Saved entries

[Start of section]

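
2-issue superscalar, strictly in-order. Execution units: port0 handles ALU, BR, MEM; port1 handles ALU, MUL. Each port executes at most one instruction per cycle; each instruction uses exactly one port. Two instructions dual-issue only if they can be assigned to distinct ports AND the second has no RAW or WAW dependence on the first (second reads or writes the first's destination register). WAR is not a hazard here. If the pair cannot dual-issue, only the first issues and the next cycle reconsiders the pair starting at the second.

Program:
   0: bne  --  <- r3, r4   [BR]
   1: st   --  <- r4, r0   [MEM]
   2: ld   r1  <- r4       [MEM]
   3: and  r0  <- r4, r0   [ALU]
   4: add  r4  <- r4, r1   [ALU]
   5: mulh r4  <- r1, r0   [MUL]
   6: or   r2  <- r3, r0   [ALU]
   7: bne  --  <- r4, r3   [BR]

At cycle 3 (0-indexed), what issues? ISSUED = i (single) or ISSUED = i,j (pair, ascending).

ISSUED = 4

  cy0 -> i0 (bne) no-port BR/MEM
  cy1 -> i1 (st) no-port MEM/MEM
  cy2 -> i2,i3 (ld;and) dual
  cy3 -> i4 (add) WAW r4
  cy4 -> i5,i6 (mulh;or) dual
  cy5 -> i7 (bne) tail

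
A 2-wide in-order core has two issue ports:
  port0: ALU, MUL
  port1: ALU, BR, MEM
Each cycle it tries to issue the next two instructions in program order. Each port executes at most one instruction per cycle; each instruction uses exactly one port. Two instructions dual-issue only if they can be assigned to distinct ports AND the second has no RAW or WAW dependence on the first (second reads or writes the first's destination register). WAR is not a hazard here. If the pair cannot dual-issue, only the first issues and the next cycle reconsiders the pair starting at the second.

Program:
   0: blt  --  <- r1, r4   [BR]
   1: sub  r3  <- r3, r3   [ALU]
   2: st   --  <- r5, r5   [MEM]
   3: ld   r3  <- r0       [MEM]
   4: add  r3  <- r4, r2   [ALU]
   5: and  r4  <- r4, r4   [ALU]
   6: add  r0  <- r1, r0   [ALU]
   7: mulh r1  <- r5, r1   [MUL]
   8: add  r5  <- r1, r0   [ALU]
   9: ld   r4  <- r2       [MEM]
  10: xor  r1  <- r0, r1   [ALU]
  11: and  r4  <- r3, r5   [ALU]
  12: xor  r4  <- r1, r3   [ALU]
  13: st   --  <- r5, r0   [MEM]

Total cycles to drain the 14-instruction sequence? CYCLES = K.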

[End of section]

▶ **Your assignment**:
Repeat the data exactly, with every line included.

▶ **Response below**:
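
2-issue superscalar, strictly in-order. Execution units: port0 handles ALU, BR, MEM; port1 handles ALU, MUL. Each port executes at most one instruction per cycle; each instruction uses exactly one port. Two instructions dual-issue only if they can be assigned to distinct ports AND the second has no RAW or WAW dependence on the first (second reads or writes the first's destination register). WAR is not a hazard here. If the pair cannot dual-issue, only the first issues and the next cycle reconsiders the pair starting at the second.

Program:
   0: bne  --  <- r3, r4   [BR]
   1: st   --  <- r4, r0   [MEM]
   2: ld   r1  <- r4       [MEM]
   3: and  r0  <- r4, r0   [ALU]
   4: add  r4  <- r4, r1   [ALU]
   5: mulh r4  <- r1, r0   [MUL]
   6: or   r2  <- r3, r0   [ALU]
   7: bne  --  <- r4, r3   [BR]

At cycle 3 (0-indexed), what issues? ISSUED = i (single) or ISSUED = i,j (pair, ascending).

ISSUED = 4

  cy0 -> i0 (bne) no-port BR/MEM
  cy1 -> i1 (st) no-port MEM/MEM
  cy2 -> i2,i3 (ld;and) dual
  cy3 -> i4 (add) WAW r4
  cy4 -> i5,i6 (mulh;or) dual
  cy5 -> i7 (bne) tail

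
A 2-wide in-order core has two issue ports:
  port0: ALU, MUL
  port1: ALU, BR, MEM
Each cycle it tries to issue the next two instructions in program order. Each port executes at most one instruction per cycle; each instruction uses exactly one port. Two instructions dual-issue only if they can be assigned to distinct ports AND the second has no RAW or WAW dependence on the first (second reads or writes the first's destination register). WAR is not a hazard here. If the pair cannot dual-issue, only the first issues and the next cycle reconsiders the pair starting at the second.

Program:
   0: blt  --  <- r1, r4   [BR]
   1: sub  r3  <- r3, r3   [ALU]
   2: st   --  <- r5, r5   [MEM]
   3: ld   r3  <- r0       [MEM]
   4: add  r3  <- r4, r2   [ALU]
   5: and  r4  <- r4, r4   [ALU]
   6: add  r0  <- r1, r0   [ALU]
   7: mulh r1  <- r5, r1   [MUL]
   8: add  r5  <- r1, r0   [ALU]
   9: ld   r4  <- r2       [MEM]
  10: xor  r1  <- r0, r1   [ALU]
  11: and  r4  <- r3, r5   [ALU]
  12: xor  r4  <- r1, r3   [ALU]
  13: st   --  <- r5, r0   [MEM]

Total cycles to drain the 14-instruction sequence? CYCLES = K.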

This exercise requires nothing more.